Content starts
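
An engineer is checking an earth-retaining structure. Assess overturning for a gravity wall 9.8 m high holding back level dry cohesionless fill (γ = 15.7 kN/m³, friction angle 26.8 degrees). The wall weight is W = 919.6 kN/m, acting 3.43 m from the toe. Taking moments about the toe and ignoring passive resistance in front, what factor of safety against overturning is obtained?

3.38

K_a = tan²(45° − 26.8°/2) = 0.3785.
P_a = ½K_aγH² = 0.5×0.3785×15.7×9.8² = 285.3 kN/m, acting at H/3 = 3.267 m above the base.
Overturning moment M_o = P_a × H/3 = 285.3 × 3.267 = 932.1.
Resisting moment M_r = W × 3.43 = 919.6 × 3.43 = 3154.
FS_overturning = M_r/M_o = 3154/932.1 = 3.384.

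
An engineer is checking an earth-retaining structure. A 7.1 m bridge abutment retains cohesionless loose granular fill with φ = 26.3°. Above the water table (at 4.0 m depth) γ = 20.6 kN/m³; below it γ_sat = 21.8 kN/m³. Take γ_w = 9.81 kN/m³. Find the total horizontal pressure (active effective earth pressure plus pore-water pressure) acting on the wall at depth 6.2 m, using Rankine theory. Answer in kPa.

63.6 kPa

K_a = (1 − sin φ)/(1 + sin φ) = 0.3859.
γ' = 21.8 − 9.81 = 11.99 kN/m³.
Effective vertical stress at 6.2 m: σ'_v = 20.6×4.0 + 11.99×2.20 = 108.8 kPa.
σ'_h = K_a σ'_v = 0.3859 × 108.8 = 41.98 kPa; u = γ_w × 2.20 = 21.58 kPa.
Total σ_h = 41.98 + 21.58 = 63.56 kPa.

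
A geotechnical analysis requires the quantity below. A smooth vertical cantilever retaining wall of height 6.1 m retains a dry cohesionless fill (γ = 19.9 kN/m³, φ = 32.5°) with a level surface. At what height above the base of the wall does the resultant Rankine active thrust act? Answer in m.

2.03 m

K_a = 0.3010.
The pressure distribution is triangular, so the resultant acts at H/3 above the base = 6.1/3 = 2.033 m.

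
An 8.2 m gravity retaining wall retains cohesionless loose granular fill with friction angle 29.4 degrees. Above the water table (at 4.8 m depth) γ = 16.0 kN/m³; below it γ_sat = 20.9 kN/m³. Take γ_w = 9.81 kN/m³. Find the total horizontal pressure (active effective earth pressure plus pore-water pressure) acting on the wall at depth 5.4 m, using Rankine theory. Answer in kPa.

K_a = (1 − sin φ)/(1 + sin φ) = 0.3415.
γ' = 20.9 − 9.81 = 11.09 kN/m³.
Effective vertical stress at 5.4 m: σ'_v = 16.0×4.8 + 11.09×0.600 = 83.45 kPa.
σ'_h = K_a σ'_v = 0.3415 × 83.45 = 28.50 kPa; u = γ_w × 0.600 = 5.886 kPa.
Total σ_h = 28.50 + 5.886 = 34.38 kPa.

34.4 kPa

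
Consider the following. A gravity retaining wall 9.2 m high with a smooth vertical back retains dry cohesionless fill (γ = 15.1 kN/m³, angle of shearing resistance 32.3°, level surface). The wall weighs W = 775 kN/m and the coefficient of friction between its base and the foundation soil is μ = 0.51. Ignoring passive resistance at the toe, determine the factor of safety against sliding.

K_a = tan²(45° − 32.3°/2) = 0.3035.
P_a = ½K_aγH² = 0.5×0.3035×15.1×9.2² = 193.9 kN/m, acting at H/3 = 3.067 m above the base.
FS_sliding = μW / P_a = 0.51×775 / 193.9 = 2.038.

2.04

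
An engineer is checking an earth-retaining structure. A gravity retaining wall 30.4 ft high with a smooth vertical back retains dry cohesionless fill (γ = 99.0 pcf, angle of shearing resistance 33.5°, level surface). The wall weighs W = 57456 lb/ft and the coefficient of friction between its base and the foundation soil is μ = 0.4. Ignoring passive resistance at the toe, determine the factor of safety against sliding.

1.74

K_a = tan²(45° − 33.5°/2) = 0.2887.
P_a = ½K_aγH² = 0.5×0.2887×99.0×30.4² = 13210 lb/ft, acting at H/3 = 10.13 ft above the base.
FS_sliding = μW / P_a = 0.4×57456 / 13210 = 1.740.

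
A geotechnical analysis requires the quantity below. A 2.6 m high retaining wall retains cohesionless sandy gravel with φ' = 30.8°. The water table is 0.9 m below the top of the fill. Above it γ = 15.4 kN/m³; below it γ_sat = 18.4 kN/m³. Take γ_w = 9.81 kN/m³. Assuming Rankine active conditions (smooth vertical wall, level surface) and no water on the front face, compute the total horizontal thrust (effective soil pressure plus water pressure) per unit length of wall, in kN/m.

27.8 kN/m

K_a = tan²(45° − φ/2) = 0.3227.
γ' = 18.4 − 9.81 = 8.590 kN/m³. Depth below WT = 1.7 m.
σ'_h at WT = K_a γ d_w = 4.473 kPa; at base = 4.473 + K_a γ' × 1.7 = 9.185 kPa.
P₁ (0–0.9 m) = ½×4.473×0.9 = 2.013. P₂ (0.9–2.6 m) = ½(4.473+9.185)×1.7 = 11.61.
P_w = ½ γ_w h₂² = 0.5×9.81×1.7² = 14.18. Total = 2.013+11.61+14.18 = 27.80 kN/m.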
Content ends
◆ Activity:
Whatever is in the entries above, write it out exactly.

◆ Exercise output:
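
An engineer is checking an earth-retaining structure. Assess overturning for a gravity wall 9.8 m high holding back level dry cohesionless fill (γ = 15.7 kN/m³, friction angle 26.8 degrees). The wall weight is W = 919.6 kN/m, acting 3.43 m from the toe. Taking moments about the toe and ignoring passive resistance in front, what factor of safety against overturning is obtained?

3.38

K_a = tan²(45° − 26.8°/2) = 0.3785.
P_a = ½K_aγH² = 0.5×0.3785×15.7×9.8² = 285.3 kN/m, acting at H/3 = 3.267 m above the base.
Overturning moment M_o = P_a × H/3 = 285.3 × 3.267 = 932.1.
Resisting moment M_r = W × 3.43 = 919.6 × 3.43 = 3154.
FS_overturning = M_r/M_o = 3154/932.1 = 3.384.

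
An engineer is checking an earth-retaining structure. A 7.1 m bridge abutment retains cohesionless loose granular fill with φ = 26.3°. Above the water table (at 4.0 m depth) γ = 20.6 kN/m³; below it γ_sat = 21.8 kN/m³. Take γ_w = 9.81 kN/m³. Find the total horizontal pressure (active effective earth pressure plus pore-water pressure) acting on the wall at depth 6.2 m, using Rankine theory. Answer in kPa.

63.6 kPa

K_a = (1 − sin φ)/(1 + sin φ) = 0.3859.
γ' = 21.8 − 9.81 = 11.99 kN/m³.
Effective vertical stress at 6.2 m: σ'_v = 20.6×4.0 + 11.99×2.20 = 108.8 kPa.
σ'_h = K_a σ'_v = 0.3859 × 108.8 = 41.98 kPa; u = γ_w × 2.20 = 21.58 kPa.
Total σ_h = 41.98 + 21.58 = 63.56 kPa.

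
A geotechnical analysis requires the quantity below. A smooth vertical cantilever retaining wall of height 6.1 m retains a dry cohesionless fill (γ = 19.9 kN/m³, φ = 32.5°) with a level surface. At what height above the base of the wall does the resultant Rankine active thrust act? Answer in m.

2.03 m

K_a = 0.3010.
The pressure distribution is triangular, so the resultant acts at H/3 above the base = 6.1/3 = 2.033 m.

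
An 8.2 m gravity retaining wall retains cohesionless loose granular fill with friction angle 29.4 degrees. Above the water table (at 4.8 m depth) γ = 16.0 kN/m³; below it γ_sat = 20.9 kN/m³. Take γ_w = 9.81 kN/m³. Find the total horizontal pressure (active effective earth pressure plus pore-water pressure) acting on the wall at depth 5.4 m, using Rankine theory. Answer in kPa.

K_a = (1 − sin φ)/(1 + sin φ) = 0.3415.
γ' = 20.9 − 9.81 = 11.09 kN/m³.
Effective vertical stress at 5.4 m: σ'_v = 16.0×4.8 + 11.09×0.600 = 83.45 kPa.
σ'_h = K_a σ'_v = 0.3415 × 83.45 = 28.50 kPa; u = γ_w × 0.600 = 5.886 kPa.
Total σ_h = 28.50 + 5.886 = 34.38 kPa.

34.4 kPa

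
Consider the following. A gravity retaining wall 9.2 m high with a smooth vertical back retains dry cohesionless fill (γ = 15.1 kN/m³, angle of shearing resistance 32.3°, level surface). The wall weighs W = 775 kN/m and the coefficient of friction between its base and the foundation soil is μ = 0.51. Ignoring passive resistance at the toe, determine the factor of safety against sliding.

K_a = tan²(45° − 32.3°/2) = 0.3035.
P_a = ½K_aγH² = 0.5×0.3035×15.1×9.2² = 193.9 kN/m, acting at H/3 = 3.067 m above the base.
FS_sliding = μW / P_a = 0.51×775 / 193.9 = 2.038.

2.04

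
An engineer is checking an earth-retaining structure. A gravity retaining wall 30.4 ft high with a smooth vertical back retains dry cohesionless fill (γ = 99.0 pcf, angle of shearing resistance 33.5°, level surface). The wall weighs W = 57456 lb/ft and the coefficient of friction between its base and the foundation soil is μ = 0.4. Ignoring passive resistance at the toe, determine the factor of safety against sliding.

1.74

K_a = tan²(45° − 33.5°/2) = 0.2887.
P_a = ½K_aγH² = 0.5×0.2887×99.0×30.4² = 13210 lb/ft, acting at H/3 = 10.13 ft above the base.
FS_sliding = μW / P_a = 0.4×57456 / 13210 = 1.740.

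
A geotechnical analysis requires the quantity below. A 2.6 m high retaining wall retains cohesionless sandy gravel with φ' = 30.8°. The water table is 0.9 m below the top of the fill. Above it γ = 15.4 kN/m³; below it γ_sat = 18.4 kN/m³. Take γ_w = 9.81 kN/m³. Assuming Rankine active conditions (smooth vertical wall, level surface) and no water on the front face, compute the total horizontal thrust (effective soil pressure plus water pressure) per unit length of wall, in kN/m.

27.8 kN/m

K_a = tan²(45° − φ/2) = 0.3227.
γ' = 18.4 − 9.81 = 8.590 kN/m³. Depth below WT = 1.7 m.
σ'_h at WT = K_a γ d_w = 4.473 kPa; at base = 4.473 + K_a γ' × 1.7 = 9.185 kPa.
P₁ (0–0.9 m) = ½×4.473×0.9 = 2.013. P₂ (0.9–2.6 m) = ½(4.473+9.185)×1.7 = 11.61.
P_w = ½ γ_w h₂² = 0.5×9.81×1.7² = 14.18. Total = 2.013+11.61+14.18 = 27.80 kN/m.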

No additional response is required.